■ **EXERCISE DETAILS**: Please copy out the records that follow, word for word.

■ **DATA**:

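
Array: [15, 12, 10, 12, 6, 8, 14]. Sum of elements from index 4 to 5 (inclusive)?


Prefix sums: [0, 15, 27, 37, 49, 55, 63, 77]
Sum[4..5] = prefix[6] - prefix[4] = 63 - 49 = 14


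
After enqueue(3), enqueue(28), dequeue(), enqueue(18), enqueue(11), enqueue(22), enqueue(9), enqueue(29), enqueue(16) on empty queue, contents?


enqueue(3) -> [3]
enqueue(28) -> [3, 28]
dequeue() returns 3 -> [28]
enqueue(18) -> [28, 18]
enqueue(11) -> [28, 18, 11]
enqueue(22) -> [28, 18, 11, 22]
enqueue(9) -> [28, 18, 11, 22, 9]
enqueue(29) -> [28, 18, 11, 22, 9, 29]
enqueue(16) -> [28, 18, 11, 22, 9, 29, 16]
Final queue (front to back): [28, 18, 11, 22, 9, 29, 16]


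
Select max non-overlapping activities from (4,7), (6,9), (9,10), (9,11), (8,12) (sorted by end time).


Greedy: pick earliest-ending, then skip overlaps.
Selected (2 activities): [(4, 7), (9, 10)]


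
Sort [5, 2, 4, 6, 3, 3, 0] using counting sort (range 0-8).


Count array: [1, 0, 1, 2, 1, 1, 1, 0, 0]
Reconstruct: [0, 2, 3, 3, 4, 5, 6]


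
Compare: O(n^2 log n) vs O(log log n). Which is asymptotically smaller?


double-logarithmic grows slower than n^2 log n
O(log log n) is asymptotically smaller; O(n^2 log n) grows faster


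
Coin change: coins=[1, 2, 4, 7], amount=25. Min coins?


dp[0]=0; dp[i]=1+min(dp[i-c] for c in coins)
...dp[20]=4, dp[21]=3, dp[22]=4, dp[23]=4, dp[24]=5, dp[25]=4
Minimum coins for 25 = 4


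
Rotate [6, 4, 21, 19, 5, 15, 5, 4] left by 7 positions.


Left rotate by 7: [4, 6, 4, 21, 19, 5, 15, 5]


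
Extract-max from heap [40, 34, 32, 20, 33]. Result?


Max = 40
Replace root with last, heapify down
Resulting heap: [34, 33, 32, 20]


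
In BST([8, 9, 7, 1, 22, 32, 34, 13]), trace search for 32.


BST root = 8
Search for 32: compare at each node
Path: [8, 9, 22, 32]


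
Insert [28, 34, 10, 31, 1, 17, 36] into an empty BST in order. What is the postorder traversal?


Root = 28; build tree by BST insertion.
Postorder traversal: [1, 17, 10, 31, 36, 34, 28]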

■ **WRITTEN REPLY**:
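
Array: [15, 12, 10, 12, 6, 8, 14]. Sum of elements from index 4 to 5 (inclusive)?


Prefix sums: [0, 15, 27, 37, 49, 55, 63, 77]
Sum[4..5] = prefix[6] - prefix[4] = 63 - 49 = 14


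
After enqueue(3), enqueue(28), dequeue(), enqueue(18), enqueue(11), enqueue(22), enqueue(9), enqueue(29), enqueue(16) on empty queue, contents?


enqueue(3) -> [3]
enqueue(28) -> [3, 28]
dequeue() returns 3 -> [28]
enqueue(18) -> [28, 18]
enqueue(11) -> [28, 18, 11]
enqueue(22) -> [28, 18, 11, 22]
enqueue(9) -> [28, 18, 11, 22, 9]
enqueue(29) -> [28, 18, 11, 22, 9, 29]
enqueue(16) -> [28, 18, 11, 22, 9, 29, 16]
Final queue (front to back): [28, 18, 11, 22, 9, 29, 16]


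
Select max non-overlapping activities from (4,7), (6,9), (9,10), (9,11), (8,12) (sorted by end time).


Greedy: pick earliest-ending, then skip overlaps.
Selected (2 activities): [(4, 7), (9, 10)]


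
Sort [5, 2, 4, 6, 3, 3, 0] using counting sort (range 0-8).


Count array: [1, 0, 1, 2, 1, 1, 1, 0, 0]
Reconstruct: [0, 2, 3, 3, 4, 5, 6]


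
Compare: O(n^2 log n) vs O(log log n). Which is asymptotically smaller?


double-logarithmic grows slower than n^2 log n
O(log log n) is asymptotically smaller; O(n^2 log n) grows faster


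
Coin change: coins=[1, 2, 4, 7], amount=25. Min coins?


dp[0]=0; dp[i]=1+min(dp[i-c] for c in coins)
...dp[20]=4, dp[21]=3, dp[22]=4, dp[23]=4, dp[24]=5, dp[25]=4
Minimum coins for 25 = 4


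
Rotate [6, 4, 21, 19, 5, 15, 5, 4] left by 7 positions.


Left rotate by 7: [4, 6, 4, 21, 19, 5, 15, 5]


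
Extract-max from heap [40, 34, 32, 20, 33]. Result?


Max = 40
Replace root with last, heapify down
Resulting heap: [34, 33, 32, 20]


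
In BST([8, 9, 7, 1, 22, 32, 34, 13]), trace search for 32.


BST root = 8
Search for 32: compare at each node
Path: [8, 9, 22, 32]


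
Insert [28, 34, 10, 31, 1, 17, 36] into an empty BST in order. What is the postorder traversal?


Root = 28; build tree by BST insertion.
Postorder traversal: [1, 17, 10, 31, 36, 34, 28]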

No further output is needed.